◆ EXERCISE BRIEF ◆
From the data that follows, report the number of lines including "January", and only that number.

Stored dataset items
== == ==
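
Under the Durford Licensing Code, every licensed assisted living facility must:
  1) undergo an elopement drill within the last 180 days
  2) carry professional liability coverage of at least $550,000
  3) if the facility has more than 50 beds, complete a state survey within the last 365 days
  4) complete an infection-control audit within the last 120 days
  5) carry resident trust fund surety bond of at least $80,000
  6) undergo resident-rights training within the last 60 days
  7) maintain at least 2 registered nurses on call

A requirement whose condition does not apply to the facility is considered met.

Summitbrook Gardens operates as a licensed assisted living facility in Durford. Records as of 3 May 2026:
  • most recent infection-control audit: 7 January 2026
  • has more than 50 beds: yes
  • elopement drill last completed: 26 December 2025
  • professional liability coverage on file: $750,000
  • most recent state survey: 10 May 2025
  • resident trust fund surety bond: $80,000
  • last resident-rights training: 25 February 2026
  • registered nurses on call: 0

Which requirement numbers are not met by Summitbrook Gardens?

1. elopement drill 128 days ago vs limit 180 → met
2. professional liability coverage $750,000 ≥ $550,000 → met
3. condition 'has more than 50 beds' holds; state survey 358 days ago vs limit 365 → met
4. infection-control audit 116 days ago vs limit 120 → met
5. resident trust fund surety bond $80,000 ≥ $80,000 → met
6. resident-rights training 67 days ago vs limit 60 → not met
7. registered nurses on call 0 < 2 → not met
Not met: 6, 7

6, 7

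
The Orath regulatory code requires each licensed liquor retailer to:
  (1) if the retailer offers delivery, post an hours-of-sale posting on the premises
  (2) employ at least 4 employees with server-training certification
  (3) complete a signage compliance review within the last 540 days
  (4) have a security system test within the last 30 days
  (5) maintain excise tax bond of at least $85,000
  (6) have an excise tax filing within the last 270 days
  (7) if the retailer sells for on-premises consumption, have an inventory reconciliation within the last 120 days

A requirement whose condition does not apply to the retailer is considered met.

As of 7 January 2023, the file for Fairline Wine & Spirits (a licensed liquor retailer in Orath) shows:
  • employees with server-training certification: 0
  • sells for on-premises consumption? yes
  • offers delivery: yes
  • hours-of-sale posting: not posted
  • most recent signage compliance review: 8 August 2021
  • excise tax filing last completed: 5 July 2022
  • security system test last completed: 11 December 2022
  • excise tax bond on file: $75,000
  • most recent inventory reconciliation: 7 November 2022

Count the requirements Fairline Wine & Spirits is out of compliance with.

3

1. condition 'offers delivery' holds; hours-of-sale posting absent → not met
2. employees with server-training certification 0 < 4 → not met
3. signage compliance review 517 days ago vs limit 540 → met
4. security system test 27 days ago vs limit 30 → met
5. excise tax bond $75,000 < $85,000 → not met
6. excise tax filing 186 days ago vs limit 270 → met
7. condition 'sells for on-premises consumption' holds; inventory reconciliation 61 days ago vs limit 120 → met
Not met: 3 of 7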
== == ==
◆ YOUR SOLUTION ◆
2